### Exercise objective:
Scan the lines below and report each one containing "rules" by copying it.

========

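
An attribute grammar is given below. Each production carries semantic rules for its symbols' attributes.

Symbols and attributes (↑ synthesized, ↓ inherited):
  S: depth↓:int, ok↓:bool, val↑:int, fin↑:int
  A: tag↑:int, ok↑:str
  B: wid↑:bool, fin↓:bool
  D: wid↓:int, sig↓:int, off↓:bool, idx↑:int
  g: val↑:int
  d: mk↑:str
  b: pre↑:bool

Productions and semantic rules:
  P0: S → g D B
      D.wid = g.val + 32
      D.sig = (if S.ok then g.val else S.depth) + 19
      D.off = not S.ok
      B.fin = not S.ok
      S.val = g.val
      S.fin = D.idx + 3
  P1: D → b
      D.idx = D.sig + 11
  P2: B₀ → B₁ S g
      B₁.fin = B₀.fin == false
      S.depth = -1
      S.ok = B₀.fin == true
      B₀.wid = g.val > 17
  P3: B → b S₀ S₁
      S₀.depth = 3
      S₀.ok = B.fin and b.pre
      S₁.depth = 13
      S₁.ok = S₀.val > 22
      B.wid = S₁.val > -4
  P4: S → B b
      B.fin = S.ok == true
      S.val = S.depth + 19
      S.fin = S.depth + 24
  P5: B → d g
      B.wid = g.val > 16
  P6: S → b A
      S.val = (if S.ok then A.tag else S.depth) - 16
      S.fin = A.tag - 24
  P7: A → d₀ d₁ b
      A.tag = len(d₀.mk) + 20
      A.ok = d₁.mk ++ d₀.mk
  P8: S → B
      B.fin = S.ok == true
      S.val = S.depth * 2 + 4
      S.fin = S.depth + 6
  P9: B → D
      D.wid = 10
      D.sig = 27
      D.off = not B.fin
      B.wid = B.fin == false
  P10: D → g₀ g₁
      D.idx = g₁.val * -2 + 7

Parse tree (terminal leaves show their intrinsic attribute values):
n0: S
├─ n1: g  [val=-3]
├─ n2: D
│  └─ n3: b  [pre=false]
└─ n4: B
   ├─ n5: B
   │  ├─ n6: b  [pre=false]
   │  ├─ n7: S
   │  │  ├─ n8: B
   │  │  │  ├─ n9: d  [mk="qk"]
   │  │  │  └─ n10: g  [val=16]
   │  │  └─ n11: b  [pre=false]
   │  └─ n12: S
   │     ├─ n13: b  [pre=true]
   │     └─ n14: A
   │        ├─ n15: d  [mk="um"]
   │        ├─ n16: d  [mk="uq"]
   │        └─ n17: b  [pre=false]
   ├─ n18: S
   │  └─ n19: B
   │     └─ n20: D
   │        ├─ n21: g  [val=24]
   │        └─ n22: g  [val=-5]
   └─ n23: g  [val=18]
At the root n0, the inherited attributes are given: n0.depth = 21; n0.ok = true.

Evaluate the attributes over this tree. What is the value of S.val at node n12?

-3

1. n0.depth = 21  [given at root]
2. n0.ok = true  [given at root]
3. n1.val = -3  [terminal]
4. n2.wid = 29  [g.val + 32]
5. n2.sig = 16  [(if S.ok then g.val else S.depth) + 19]
6. n2.off = false  [not S.ok]
7. n3.pre = false  [terminal]
8. n2.idx = 27  [D.sig + 11]
9. n4.fin = false  [not S.ok]
10. n5.fin = true  [B₀.fin == false]
11. n6.pre = false  [terminal]
12. n7.depth = 3  [3]
13. n7.ok = false  [B.fin and b.pre]
14. n8.fin = false  [S.ok == true]
15. n9.mk = "qk"  [terminal]
16. n10.val = 16  [terminal]
17. n8.wid = false  [g.val > 16]
18. n11.pre = false  [terminal]
19. n7.val = 22  [S.depth + 19]
20. n7.fin = 27  [S.depth + 24]
21. n12.depth = 13  [13]
22. n12.ok = false  [S₀.val > 22]
23. n13.pre = true  [terminal]
24. n15.mk = "um"  [terminal]
25. n16.mk = "uq"  [terminal]
26. n17.pre = false  [terminal]
27. n14.tag = 22  [len(d₀.mk) + 20]
28. n14.ok = "uqum"  [d₁.mk ++ d₀.mk]
29. n12.val = -3  [(if S.ok then A.tag else S.depth) - 16]
30. n12.fin = -2  [A.tag - 24]
31. n5.wid = true  [S₁.val > -4]
32. n18.depth = -1  [-1]
33. n18.ok = false  [B₀.fin == true]
34. n19.fin = false  [S.ok == true]
35. n20.wid = 10  [10]
36. n20.sig = 27  [27]
37. n20.off = true  [not B.fin]
38. n21.val = 24  [terminal]
39. n22.val = -5  [terminal]
40. n20.idx = 17  [g₁.val * -2 + 7]
41. n19.wid = true  [B.fin == false]
42. n18.val = 2  [S.depth * 2 + 4]
43. n18.fin = 5  [S.depth + 6]
44. n23.val = 18  [terminal]
45. n4.wid = true  [g.val > 17]
46. n0.val = -3  [g.val]
47. n0.fin = 30  [D.idx + 3]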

========

### Written solution:
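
An attribute grammar is given below. Each production carries semantic rules for its symbols' attributes.
Productions and semantic rules: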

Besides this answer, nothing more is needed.